Given information
◆ ◆ ◆ ◆ ◆ ◆ ◆

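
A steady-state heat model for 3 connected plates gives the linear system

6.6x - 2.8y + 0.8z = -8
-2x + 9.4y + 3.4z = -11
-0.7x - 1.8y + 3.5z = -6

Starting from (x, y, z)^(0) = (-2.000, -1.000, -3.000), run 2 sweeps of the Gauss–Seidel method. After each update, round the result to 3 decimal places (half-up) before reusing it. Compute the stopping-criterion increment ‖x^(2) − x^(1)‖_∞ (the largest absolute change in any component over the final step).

Iteration 1:
  x = (-8 - (-2.8)·-1.000 - (0.8)·-3.000) / (6.6) = -1.273
  y = (-11 - (-2)·-1.273 - (3.4)·-3.000) / (9.4) = -0.356
  z = (-6 - (-0.7)·-1.273 - (-1.8)·-0.356) / (3.5) = -2.152
Iteration 2:
  x = (-8 - (-2.8)·-0.356 - (0.8)·-2.152) / (6.6) = -1.102
  y = (-11 - (-2)·-1.102 - (3.4)·-2.152) / (9.4) = -0.626
  z = (-6 - (-0.7)·-1.102 - (-1.8)·-0.626) / (3.5) = -2.257
Change: (0.171, -0.270, -0.105) → max |·| = 0.270

0.270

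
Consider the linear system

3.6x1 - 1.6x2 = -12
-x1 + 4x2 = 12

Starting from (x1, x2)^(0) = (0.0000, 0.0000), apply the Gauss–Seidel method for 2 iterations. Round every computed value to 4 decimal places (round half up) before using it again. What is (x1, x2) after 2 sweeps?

(-2.3704, 2.4074)

Iteration 1:
  x1 = (-12 - (-1.6)·0.0000) / (3.6) = -3.3333
  x2 = (12 - (-1)·-3.3333) / (4) = 2.1667
Iteration 2:
  x1 = (-12 - (-1.6)·2.1667) / (3.6) = -2.3704
  x2 = (12 - (-1)·-2.3704) / (4) = 2.4074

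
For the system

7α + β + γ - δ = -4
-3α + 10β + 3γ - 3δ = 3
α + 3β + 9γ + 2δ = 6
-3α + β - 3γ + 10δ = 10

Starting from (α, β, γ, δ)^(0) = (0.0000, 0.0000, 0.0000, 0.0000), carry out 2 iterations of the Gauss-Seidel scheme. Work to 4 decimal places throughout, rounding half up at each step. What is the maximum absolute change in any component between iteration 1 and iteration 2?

0.2668

Iteration 1:
  α = (-4 - (1)·0.0000 - (1)·0.0000 - (-1)·0.0000) / (7) = -0.5714
  β = (3 - (-3)·-0.5714 - (3)·0.0000 - (-3)·0.0000) / (10) = 0.1286
  γ = (6 - (1)·-0.5714 - (3)·0.1286 - (2)·0.0000) / (9) = 0.6873
  δ = (10 - (-3)·-0.5714 - (1)·0.1286 - (-3)·0.6873) / (10) = 1.0219
Iteration 2:
  α = (-4 - (1)·0.1286 - (1)·0.6873 - (-1)·1.0219) / (7) = -0.5420
  β = (3 - (-3)·-0.5420 - (3)·0.6873 - (-3)·1.0219) / (10) = 0.2378
  γ = (6 - (1)·-0.5420 - (3)·0.2378 - (2)·1.0219) / (9) = 0.4205
  δ = (10 - (-3)·-0.5420 - (1)·0.2378 - (-3)·0.4205) / (10) = 0.9398
Change: (0.0294, 0.1092, -0.2668, -0.0821) → max |·| = 0.2668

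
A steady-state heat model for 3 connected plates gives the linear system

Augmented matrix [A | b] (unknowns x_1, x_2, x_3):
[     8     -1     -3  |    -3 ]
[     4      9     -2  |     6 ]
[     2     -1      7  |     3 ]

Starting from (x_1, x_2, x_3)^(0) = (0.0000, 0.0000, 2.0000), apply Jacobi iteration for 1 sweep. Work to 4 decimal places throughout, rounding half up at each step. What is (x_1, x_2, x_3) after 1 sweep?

Iteration 1:
  x_1 = (-3 - (-1)·0.0000 - (-3)·2.0000) / (8) = 0.3750
  x_2 = (6 - (4)·0.0000 - (-2)·2.0000) / (9) = 1.1111
  x_3 = (3 - (2)·0.0000 - (-1)·0.0000) / (7) = 0.4286

(0.3750, 1.1111, 0.4286)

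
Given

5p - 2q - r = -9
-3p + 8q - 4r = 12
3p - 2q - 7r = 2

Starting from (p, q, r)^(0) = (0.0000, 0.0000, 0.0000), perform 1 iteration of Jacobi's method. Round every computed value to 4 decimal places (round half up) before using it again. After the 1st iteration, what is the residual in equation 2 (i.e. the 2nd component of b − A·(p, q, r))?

-6.5428

Iteration 1:
  p = (-9 - (-2)·0.0000 - (-1)·0.0000) / (5) = -1.8000
  q = (12 - (-3)·0.0000 - (-4)·0.0000) / (8) = 1.5000
  r = (2 - (3)·0.0000 - (-2)·0.0000) / (-7) = -0.2857
Residual b − A·x = (2.7143, -6.5428, 8.4001)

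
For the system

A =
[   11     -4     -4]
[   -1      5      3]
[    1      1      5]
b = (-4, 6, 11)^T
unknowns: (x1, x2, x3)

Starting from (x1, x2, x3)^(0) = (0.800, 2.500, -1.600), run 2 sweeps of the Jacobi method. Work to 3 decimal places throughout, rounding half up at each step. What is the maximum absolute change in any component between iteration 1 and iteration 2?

Iteration 1:
  x1 = (-4 - (-4)·2.500 - (-4)·-1.600) / (11) = -0.036
  x2 = (6 - (-1)·0.800 - (3)·-1.600) / (5) = 2.320
  x3 = (11 - (1)·0.800 - (1)·2.500) / (5) = 1.540
Iteration 2:
  x1 = (-4 - (-4)·2.320 - (-4)·1.540) / (11) = 1.040
  x2 = (6 - (-1)·-0.036 - (3)·1.540) / (5) = 0.269
  x3 = (11 - (1)·-0.036 - (1)·2.320) / (5) = 1.743
Change: (1.076, -2.051, 0.203) → max |·| = 2.051

2.051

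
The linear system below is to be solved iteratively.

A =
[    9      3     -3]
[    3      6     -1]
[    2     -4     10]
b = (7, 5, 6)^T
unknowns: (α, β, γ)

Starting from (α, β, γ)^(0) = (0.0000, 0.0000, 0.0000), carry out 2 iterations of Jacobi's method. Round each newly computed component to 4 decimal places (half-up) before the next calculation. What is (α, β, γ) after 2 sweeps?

Iteration 1:
  α = (7 - (3)·0.0000 - (-3)·0.0000) / (9) = 0.7778
  β = (5 - (3)·0.0000 - (-1)·0.0000) / (6) = 0.8333
  γ = (6 - (2)·0.0000 - (-4)·0.0000) / (10) = 0.6000
Iteration 2:
  α = (7 - (3)·0.8333 - (-3)·0.6000) / (9) = 0.7000
  β = (5 - (3)·0.7778 - (-1)·0.6000) / (6) = 0.5444
  γ = (6 - (2)·0.7778 - (-4)·0.8333) / (10) = 0.7778

(0.7000, 0.5444, 0.7778)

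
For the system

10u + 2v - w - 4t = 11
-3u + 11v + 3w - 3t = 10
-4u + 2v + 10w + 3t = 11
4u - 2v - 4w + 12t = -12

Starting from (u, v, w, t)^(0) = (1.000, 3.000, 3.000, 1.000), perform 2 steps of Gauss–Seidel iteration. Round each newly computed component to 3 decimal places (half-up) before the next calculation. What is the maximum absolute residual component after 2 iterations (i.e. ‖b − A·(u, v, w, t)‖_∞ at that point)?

1.792

Iteration 1:
  u = (11 - (2)·3.000 - (-1)·3.000 - (-4)·1.000) / (10) = 1.200
  v = (10 - (-3)·1.200 - (3)·3.000 - (-3)·1.000) / (11) = 0.691
  w = (11 - (-4)·1.200 - (2)·0.691 - (3)·1.000) / (10) = 1.142
  t = (-12 - (4)·1.200 - (-2)·0.691 - (-4)·1.142) / (12) = -0.904
Iteration 2:
  u = (11 - (2)·0.691 - (-1)·1.142 - (-4)·-0.904) / (10) = 0.714
  v = (10 - (-3)·0.714 - (3)·1.142 - (-3)·-0.904) / (11) = 0.546
  w = (11 - (-4)·0.714 - (2)·0.546 - (3)·-0.904) / (10) = 1.548
  t = (-12 - (4)·0.714 - (-2)·0.546 - (-4)·1.548) / (12) = -0.631
Residual b − A·x = (1.792, -0.401, -0.823, 0.000); ∞-norm = 1.792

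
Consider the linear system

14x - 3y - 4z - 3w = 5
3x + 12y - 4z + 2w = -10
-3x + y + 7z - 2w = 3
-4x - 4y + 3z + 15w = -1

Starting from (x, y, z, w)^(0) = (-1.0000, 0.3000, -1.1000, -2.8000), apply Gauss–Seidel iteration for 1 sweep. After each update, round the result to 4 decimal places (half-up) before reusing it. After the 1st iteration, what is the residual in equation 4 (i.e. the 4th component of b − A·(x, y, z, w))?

0.0000

Iteration 1:
  x = (5 - (-3)·0.3000 - (-4)·-1.1000 - (-3)·-2.8000) / (14) = -0.4929
  y = (-10 - (3)·-0.4929 - (-4)·-1.1000 - (2)·-2.8000) / (12) = -0.6101
  z = (3 - (-3)·-0.4929 - (1)·-0.6101 - (-2)·-2.8000) / (7) = -0.4955
  w = (-1 - (-4)·-0.4929 - (-4)·-0.6101 - (3)·-0.4955) / (15) = -0.2617
Residual b − A·x = (7.3032, -2.6587, 5.0765, 0.0000)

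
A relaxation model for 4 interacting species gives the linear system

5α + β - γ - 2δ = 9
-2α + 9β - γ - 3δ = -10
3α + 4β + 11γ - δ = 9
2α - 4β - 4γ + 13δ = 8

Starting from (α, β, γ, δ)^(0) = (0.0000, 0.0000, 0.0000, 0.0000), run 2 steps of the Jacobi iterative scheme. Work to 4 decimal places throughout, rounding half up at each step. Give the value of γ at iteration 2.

0.7873

Iteration 1:
  α = (9 - (1)·0.0000 - (-1)·0.0000 - (-2)·0.0000) / (5) = 1.8000
  β = (-10 - (-2)·0.0000 - (-1)·0.0000 - (-3)·0.0000) / (9) = -1.1111
  γ = (9 - (3)·0.0000 - (4)·0.0000 - (-1)·0.0000) / (11) = 0.8182
  δ = (8 - (2)·0.0000 - (-4)·0.0000 - (-4)·0.0000) / (13) = 0.6154
Iteration 2:
  α = (9 - (1)·-1.1111 - (-1)·0.8182 - (-2)·0.6154) / (5) = 2.4320
  β = (-10 - (-2)·1.8000 - (-1)·0.8182 - (-3)·0.6154) / (9) = -0.4151
  γ = (9 - (3)·1.8000 - (4)·-1.1111 - (-1)·0.6154) / (11) = 0.7873
  δ = (8 - (2)·1.8000 - (-4)·-1.1111 - (-4)·0.8182) / (13) = 0.2483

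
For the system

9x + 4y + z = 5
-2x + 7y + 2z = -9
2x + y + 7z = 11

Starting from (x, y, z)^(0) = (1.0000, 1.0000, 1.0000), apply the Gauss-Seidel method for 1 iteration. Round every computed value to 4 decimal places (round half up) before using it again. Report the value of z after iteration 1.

Iteration 1:
  x = (5 - (4)·1.0000 - (1)·1.0000) / (9) = 0.0000
  y = (-9 - (-2)·0.0000 - (2)·1.0000) / (7) = -1.5714
  z = (11 - (2)·0.0000 - (1)·-1.5714) / (7) = 1.7959

1.7959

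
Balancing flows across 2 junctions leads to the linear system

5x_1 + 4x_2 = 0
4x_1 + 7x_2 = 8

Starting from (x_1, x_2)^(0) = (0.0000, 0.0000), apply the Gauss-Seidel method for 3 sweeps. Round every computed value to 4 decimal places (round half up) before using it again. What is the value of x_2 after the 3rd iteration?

1.9041

Iteration 1:
  x_1 = (0 - (4)·0.0000) / (5) = 0.0000
  x_2 = (8 - (4)·0.0000) / (7) = 1.1429
Iteration 2:
  x_1 = (0 - (4)·1.1429) / (5) = -0.9143
  x_2 = (8 - (4)·-0.9143) / (7) = 1.6653
Iteration 3:
  x_1 = (0 - (4)·1.6653) / (5) = -1.3322
  x_2 = (8 - (4)·-1.3322) / (7) = 1.9041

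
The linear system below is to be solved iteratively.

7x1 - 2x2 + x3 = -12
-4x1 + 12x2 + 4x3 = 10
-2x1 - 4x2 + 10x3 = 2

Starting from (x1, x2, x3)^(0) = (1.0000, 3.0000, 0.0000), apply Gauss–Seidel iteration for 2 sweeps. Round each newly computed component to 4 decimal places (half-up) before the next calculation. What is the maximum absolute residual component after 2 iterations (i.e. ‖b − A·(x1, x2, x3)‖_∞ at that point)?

1.1140

Iteration 1:
  x1 = (-12 - (-2)·3.0000 - (1)·0.0000) / (7) = -0.8571
  x2 = (10 - (-4)·-0.8571 - (4)·0.0000) / (12) = 0.5476
  x3 = (2 - (-2)·-0.8571 - (-4)·0.5476) / (10) = 0.2476
Iteration 2:
  x1 = (-12 - (-2)·0.5476 - (1)·0.2476) / (7) = -1.5932
  x2 = (10 - (-4)·-1.5932 - (4)·0.2476) / (12) = 0.2197
  x3 = (2 - (-2)·-1.5932 - (-4)·0.2197) / (10) = -0.0308
Residual b − A·x = (-0.3774, 1.1140, 0.0004); ∞-norm = 1.1140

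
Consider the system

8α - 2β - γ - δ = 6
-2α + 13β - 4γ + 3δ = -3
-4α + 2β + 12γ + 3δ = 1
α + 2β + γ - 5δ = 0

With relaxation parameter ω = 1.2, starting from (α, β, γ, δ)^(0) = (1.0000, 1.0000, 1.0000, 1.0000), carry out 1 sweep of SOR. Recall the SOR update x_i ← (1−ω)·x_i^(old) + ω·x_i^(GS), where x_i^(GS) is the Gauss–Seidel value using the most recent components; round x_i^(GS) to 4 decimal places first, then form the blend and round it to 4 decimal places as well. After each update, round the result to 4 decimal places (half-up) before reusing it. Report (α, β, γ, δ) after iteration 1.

(1.3000, -0.1446, 0.1490, 0.0784)

Iteration 1:
  α: GS value = (6 - (-2)·1.0000 - (-1)·1.0000 - (-1)·1.0000) / (8) = 1.2500;  α ← (1−ω)·1.0000 + ω·1.2500 = 1.3000
  β: GS value = (-3 - (-2)·1.3000 - (-4)·1.0000 - (3)·1.0000) / (13) = 0.0462;  β ← (1−ω)·1.0000 + ω·0.0462 = -0.1446
  γ: GS value = (1 - (-4)·1.3000 - (2)·-0.1446 - (3)·1.0000) / (12) = 0.2908;  γ ← (1−ω)·1.0000 + ω·0.2908 = 0.1490
  δ: GS value = (0 - (1)·1.3000 - (2)·-0.1446 - (1)·0.1490) / (-5) = 0.2320;  δ ← (1−ω)·1.0000 + ω·0.2320 = 0.0784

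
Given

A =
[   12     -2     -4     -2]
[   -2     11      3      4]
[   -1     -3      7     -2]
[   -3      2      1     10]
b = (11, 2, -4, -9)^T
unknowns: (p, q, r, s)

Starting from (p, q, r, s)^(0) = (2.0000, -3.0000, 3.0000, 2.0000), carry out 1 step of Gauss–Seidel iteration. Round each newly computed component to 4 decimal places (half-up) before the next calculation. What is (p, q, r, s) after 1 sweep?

(1.7500, -1.0455, -0.1981, -0.1461)

Iteration 1:
  p = (11 - (-2)·-3.0000 - (-4)·3.0000 - (-2)·2.0000) / (12) = 1.7500
  q = (2 - (-2)·1.7500 - (3)·3.0000 - (4)·2.0000) / (11) = -1.0455
  r = (-4 - (-1)·1.7500 - (-3)·-1.0455 - (-2)·2.0000) / (7) = -0.1981
  s = (-9 - (-3)·1.7500 - (2)·-1.0455 - (1)·-0.1981) / (10) = -0.1461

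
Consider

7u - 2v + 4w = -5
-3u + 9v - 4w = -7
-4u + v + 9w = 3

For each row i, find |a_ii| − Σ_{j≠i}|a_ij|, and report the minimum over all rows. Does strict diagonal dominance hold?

1

row 1: |7| − (2+4) = 1
row 2: |9| − (3+4) = 2
row 3: |9| − (4+1) = 4
minimum over rows = 1 → strictly diagonally dominant (convergence guaranteed)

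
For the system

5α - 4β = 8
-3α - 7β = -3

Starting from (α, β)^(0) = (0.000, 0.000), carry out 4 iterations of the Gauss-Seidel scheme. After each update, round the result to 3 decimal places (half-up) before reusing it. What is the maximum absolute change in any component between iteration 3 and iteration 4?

0.024

Iteration 1:
  α = (8 - (-4)·0.000) / (5) = 1.600
  β = (-3 - (-3)·1.600) / (-7) = -0.257
Iteration 2:
  α = (8 - (-4)·-0.257) / (5) = 1.394
  β = (-3 - (-3)·1.394) / (-7) = -0.169
Iteration 3:
  α = (8 - (-4)·-0.169) / (5) = 1.465
  β = (-3 - (-3)·1.465) / (-7) = -0.199
Iteration 4:
  α = (8 - (-4)·-0.199) / (5) = 1.441
  β = (-3 - (-3)·1.441) / (-7) = -0.189
Change: (-0.024, 0.010) → max |·| = 0.024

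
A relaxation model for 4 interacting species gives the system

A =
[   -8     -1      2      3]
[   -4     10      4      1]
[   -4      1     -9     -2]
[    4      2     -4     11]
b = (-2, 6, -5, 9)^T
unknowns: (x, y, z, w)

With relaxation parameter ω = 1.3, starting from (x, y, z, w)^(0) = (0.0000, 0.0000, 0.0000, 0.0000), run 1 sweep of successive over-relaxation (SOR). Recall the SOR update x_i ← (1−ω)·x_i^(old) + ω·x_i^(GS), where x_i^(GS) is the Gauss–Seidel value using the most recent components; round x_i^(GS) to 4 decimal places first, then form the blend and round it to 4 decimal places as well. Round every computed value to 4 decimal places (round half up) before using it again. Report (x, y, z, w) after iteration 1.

Iteration 1:
  x: GS value = (-2 - (-1)·0.0000 - (2)·0.0000 - (3)·0.0000) / (-8) = 0.2500;  x ← (1−ω)·0.0000 + ω·0.2500 = 0.3250
  y: GS value = (6 - (-4)·0.3250 - (4)·0.0000 - (1)·0.0000) / (10) = 0.7300;  y ← (1−ω)·0.0000 + ω·0.7300 = 0.9490
  z: GS value = (-5 - (-4)·0.3250 - (1)·0.9490 - (-2)·0.0000) / (-9) = 0.5166;  z ← (1−ω)·0.0000 + ω·0.5166 = 0.6716
  w: GS value = (9 - (4)·0.3250 - (2)·0.9490 - (-4)·0.6716) / (11) = 0.7717;  w ← (1−ω)·0.0000 + ω·0.7717 = 1.0032

(0.3250, 0.9490, 0.6716, 1.0032)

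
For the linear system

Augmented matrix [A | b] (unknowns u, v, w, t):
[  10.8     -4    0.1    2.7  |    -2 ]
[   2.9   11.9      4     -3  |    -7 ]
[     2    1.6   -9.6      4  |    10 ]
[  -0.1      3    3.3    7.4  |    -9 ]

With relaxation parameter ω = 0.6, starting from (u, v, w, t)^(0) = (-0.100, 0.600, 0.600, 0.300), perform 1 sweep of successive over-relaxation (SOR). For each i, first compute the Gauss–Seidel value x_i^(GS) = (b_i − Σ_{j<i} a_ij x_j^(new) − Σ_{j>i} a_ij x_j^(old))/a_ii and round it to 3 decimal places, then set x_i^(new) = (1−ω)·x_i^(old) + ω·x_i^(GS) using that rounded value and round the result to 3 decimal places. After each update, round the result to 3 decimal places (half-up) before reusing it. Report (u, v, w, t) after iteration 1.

(-0.066, -0.179, -0.336, -0.477)

Iteration 1:
  u: GS value = (-2 - (-4)·0.600 - (0.1)·0.600 - (2.7)·0.300) / (10.8) = -0.044;  u ← (1−ω)·-0.100 + ω·-0.044 = -0.066
  v: GS value = (-7 - (2.9)·-0.066 - (4)·0.600 - (-3)·0.300) / (11.9) = -0.698;  v ← (1−ω)·0.600 + ω·-0.698 = -0.179
  w: GS value = (10 - (2)·-0.066 - (1.6)·-0.179 - (4)·0.300) / (-9.6) = -0.960;  w ← (1−ω)·0.600 + ω·-0.960 = -0.336
  t: GS value = (-9 - (-0.1)·-0.066 - (3)·-0.179 - (3.3)·-0.336) / (7.4) = -0.995;  t ← (1−ω)·0.300 + ω·-0.995 = -0.477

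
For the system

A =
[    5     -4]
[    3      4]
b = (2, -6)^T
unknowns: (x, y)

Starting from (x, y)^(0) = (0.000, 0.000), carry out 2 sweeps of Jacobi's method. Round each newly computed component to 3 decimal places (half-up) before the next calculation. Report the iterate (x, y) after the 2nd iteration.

Iteration 1:
  x = (2 - (-4)·0.000) / (5) = 0.400
  y = (-6 - (3)·0.000) / (4) = -1.500
Iteration 2:
  x = (2 - (-4)·-1.500) / (5) = -0.800
  y = (-6 - (3)·0.400) / (4) = -1.800

(-0.800, -1.800)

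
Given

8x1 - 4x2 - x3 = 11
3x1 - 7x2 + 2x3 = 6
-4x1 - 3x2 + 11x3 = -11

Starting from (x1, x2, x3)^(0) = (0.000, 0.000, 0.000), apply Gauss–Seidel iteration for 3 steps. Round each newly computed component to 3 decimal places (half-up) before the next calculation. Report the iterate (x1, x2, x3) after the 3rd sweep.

Iteration 1:
  x1 = (11 - (-4)·0.000 - (-1)·0.000) / (8) = 1.375
  x2 = (6 - (3)·1.375 - (2)·0.000) / (-7) = -0.268
  x3 = (-11 - (-4)·1.375 - (-3)·-0.268) / (11) = -0.573
Iteration 2:
  x1 = (11 - (-4)·-0.268 - (-1)·-0.573) / (8) = 1.169
  x2 = (6 - (3)·1.169 - (2)·-0.573) / (-7) = -0.520
  x3 = (-11 - (-4)·1.169 - (-3)·-0.520) / (11) = -0.717
Iteration 3:
  x1 = (11 - (-4)·-0.520 - (-1)·-0.717) / (8) = 1.025
  x2 = (6 - (3)·1.025 - (2)·-0.717) / (-7) = -0.623
  x3 = (-11 - (-4)·1.025 - (-3)·-0.623) / (11) = -0.797

(1.025, -0.623, -0.797)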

◆ ◆ ◆ ◆ ◆ ◆ ◆

Directions
In how many lines of the records does the word "interacting" appear? Reply with the number only.

Task output
2